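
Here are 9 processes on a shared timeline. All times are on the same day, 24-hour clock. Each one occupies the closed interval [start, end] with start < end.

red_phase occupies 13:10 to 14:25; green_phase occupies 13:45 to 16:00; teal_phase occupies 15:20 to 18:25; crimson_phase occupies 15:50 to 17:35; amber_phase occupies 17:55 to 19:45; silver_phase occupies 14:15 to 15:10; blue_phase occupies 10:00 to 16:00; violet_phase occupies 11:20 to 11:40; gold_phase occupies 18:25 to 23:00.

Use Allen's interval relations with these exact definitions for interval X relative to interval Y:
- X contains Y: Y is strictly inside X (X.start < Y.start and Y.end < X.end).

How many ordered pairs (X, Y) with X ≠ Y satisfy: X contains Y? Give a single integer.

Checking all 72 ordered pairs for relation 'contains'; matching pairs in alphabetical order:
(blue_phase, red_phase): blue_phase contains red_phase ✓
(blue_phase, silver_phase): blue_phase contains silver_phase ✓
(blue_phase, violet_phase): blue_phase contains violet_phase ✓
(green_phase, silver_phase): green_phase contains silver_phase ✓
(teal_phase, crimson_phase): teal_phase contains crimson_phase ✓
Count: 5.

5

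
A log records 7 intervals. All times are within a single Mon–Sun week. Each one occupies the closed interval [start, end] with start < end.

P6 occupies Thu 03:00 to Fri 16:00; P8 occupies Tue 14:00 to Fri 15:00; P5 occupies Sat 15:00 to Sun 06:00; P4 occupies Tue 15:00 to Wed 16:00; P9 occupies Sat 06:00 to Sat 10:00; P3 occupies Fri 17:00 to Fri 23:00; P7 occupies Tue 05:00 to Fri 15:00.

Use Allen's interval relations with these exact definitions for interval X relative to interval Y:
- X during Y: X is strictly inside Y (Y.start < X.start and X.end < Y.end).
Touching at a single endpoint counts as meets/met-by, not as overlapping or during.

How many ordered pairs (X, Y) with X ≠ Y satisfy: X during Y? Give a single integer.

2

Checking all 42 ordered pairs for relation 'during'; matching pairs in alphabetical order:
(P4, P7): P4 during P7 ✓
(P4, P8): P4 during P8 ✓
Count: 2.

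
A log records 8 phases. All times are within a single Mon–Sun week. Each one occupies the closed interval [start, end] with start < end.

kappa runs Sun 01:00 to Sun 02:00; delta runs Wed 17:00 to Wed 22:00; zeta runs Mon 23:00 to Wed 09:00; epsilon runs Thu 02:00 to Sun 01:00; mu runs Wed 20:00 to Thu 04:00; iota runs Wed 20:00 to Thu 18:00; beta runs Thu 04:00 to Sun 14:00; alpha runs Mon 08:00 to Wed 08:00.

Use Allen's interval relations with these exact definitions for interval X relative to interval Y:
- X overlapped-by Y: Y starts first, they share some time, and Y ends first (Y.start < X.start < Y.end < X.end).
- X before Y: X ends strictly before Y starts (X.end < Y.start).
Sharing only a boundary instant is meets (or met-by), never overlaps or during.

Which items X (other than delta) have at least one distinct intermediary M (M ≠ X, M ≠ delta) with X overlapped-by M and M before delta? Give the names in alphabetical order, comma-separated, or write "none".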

▶ [Your objective]:
All of the data above must be set down again exactly.

▶ [Task solution]:
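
Here are 9 processes on a shared timeline. All times are on the same day, 24-hour clock. Each one occupies the closed interval [start, end] with start < end.

red_phase occupies 13:10 to 14:25; green_phase occupies 13:45 to 16:00; teal_phase occupies 15:20 to 18:25; crimson_phase occupies 15:50 to 17:35; amber_phase occupies 17:55 to 19:45; silver_phase occupies 14:15 to 15:10; blue_phase occupies 10:00 to 16:00; violet_phase occupies 11:20 to 11:40; gold_phase occupies 18:25 to 23:00.

Use Allen's interval relations with these exact definitions for interval X relative to interval Y:
- X contains Y: Y is strictly inside X (X.start < Y.start and Y.end < X.end).

How many ordered pairs (X, Y) with X ≠ Y satisfy: X contains Y? Give a single integer.

Checking all 72 ordered pairs for relation 'contains'; matching pairs in alphabetical order:
(blue_phase, red_phase): blue_phase contains red_phase ✓
(blue_phase, silver_phase): blue_phase contains silver_phase ✓
(blue_phase, violet_phase): blue_phase contains violet_phase ✓
(green_phase, silver_phase): green_phase contains silver_phase ✓
(teal_phase, crimson_phase): teal_phase contains crimson_phase ✓
Count: 5.

5

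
A log records 7 intervals. All times are within a single Mon–Sun week. Each one occupies the closed interval [start, end] with start < end.

P6 occupies Thu 03:00 to Fri 16:00; P8 occupies Tue 14:00 to Fri 15:00; P5 occupies Sat 15:00 to Sun 06:00; P4 occupies Tue 15:00 to Wed 16:00; P9 occupies Sat 06:00 to Sat 10:00; P3 occupies Fri 17:00 to Fri 23:00; P7 occupies Tue 05:00 to Fri 15:00.

Use Allen's interval relations with these exact definitions for interval X relative to interval Y:
- X during Y: X is strictly inside Y (Y.start < X.start and X.end < Y.end).
Touching at a single endpoint counts as meets/met-by, not as overlapping or during.

How many ordered pairs (X, Y) with X ≠ Y satisfy: X during Y? Give a single integer.

2

Checking all 42 ordered pairs for relation 'during'; matching pairs in alphabetical order:
(P4, P7): P4 during P7 ✓
(P4, P8): P4 during P8 ✓
Count: 2.

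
A log records 8 phases. All times are within a single Mon–Sun week. Each one occupies the closed interval [start, end] with start < end.

kappa runs Sun 01:00 to Sun 02:00; delta runs Wed 17:00 to Wed 22:00; zeta runs Mon 23:00 to Wed 09:00; epsilon runs Thu 02:00 to Sun 01:00; mu runs Wed 20:00 to Thu 04:00; iota runs Wed 20:00 to Thu 18:00; beta runs Thu 04:00 to Sun 14:00; alpha runs Mon 08:00 to Wed 08:00.

Use Allen's interval relations with these exact definitions for interval X relative to interval Y:
- X overlapped-by Y: Y starts first, they share some time, and Y ends first (Y.start < X.start < Y.end < X.end).
- X before Y: X ends strictly before Y starts (X.end < Y.start).
Sharing only a boundary instant is meets (or met-by), never overlaps or during.

Which items X (other than delta) have at least one distinct intermediary M (M ≠ X, M ≠ delta) with X overlapped-by M and M before delta? Give the names in alphabetical order, comma-separated, or write "none".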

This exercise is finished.